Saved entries
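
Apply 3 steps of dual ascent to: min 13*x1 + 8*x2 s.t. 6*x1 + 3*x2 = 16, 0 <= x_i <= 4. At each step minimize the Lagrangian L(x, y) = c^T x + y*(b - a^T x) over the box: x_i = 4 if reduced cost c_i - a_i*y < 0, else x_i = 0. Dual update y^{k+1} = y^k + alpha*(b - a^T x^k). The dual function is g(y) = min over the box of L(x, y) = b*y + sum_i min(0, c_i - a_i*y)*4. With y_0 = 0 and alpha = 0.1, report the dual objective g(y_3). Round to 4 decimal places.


Dual ascent for LP: min 13*x1 + 8*x2, 6*x1 + 3*x2 = 16, 0 <= x_i <= 4
Step 1: y^k = 0.0, reduced costs: (13.0, 8.0)
  x^k = (0.0, 0.0), subgradient = b - a^T x = 16.0
  y^{k+1} = 0.0 + 0.1*16.0 = 1.6
Step 2: y^k = 1.6, reduced costs: (3.4, 3.2)
  x^k = (0.0, 0.0), subgradient = b - a^T x = 16.0
  y^{k+1} = 1.6 + 0.1*16.0 = 3.2
Step 3: y^k = 3.2, reduced costs: (-6.2, -1.6)
  x^k = (4.0, 4.0), subgradient = b - a^T x = -20.0
  y^{k+1} = 3.2 + 0.1*-20.0 = 1.2
Dual objective at y_3 = 1.2: reduced costs (5.8, 4.4), box minimizer x = (0.0, 0.0)
g(y_3) = b*y + (c1 - a1*y)*x1 + (c2 - a2*y)*x2 = 16*1.2 + 5.8*0.0 + 4.4*0.0 = 19.2 + 0.0 + 0.0 = 19.2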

_THE PROBLEM_
For this task, print the records again exactly as they appear.

_EXPECTED ANSWER_
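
Apply 3 steps of dual ascent to: min 13*x1 + 8*x2 s.t. 6*x1 + 3*x2 = 16, 0 <= x_i <= 4. At each step minimize the Lagrangian L(x, y) = c^T x + y*(b - a^T x) over the box: x_i = 4 if reduced cost c_i - a_i*y < 0, else x_i = 0. Dual update y^{k+1} = y^k + alpha*(b - a^T x^k). The dual function is g(y) = min over the box of L(x, y) = b*y + sum_i min(0, c_i - a_i*y)*4. With y_0 = 0 and alpha = 0.1, report the dual objective g(y_3). Round to 4 decimal places.


Dual ascent for LP: min 13*x1 + 8*x2, 6*x1 + 3*x2 = 16, 0 <= x_i <= 4
Step 1: y^k = 0.0, reduced costs: (13.0, 8.0)
  x^k = (0.0, 0.0), subgradient = b - a^T x = 16.0
  y^{k+1} = 0.0 + 0.1*16.0 = 1.6
Step 2: y^k = 1.6, reduced costs: (3.4, 3.2)
  x^k = (0.0, 0.0), subgradient = b - a^T x = 16.0
  y^{k+1} = 1.6 + 0.1*16.0 = 3.2
Step 3: y^k = 3.2, reduced costs: (-6.2, -1.6)
  x^k = (4.0, 4.0), subgradient = b - a^T x = -20.0
  y^{k+1} = 3.2 + 0.1*-20.0 = 1.2
Dual objective at y_3 = 1.2: reduced costs (5.8, 4.4), box minimizer x = (0.0, 0.0)
g(y_3) = b*y + (c1 - a1*y)*x1 + (c2 - a2*y)*x2 = 16*1.2 + 5.8*0.0 + 4.4*0.0 = 19.2 + 0.0 + 0.0 = 19.2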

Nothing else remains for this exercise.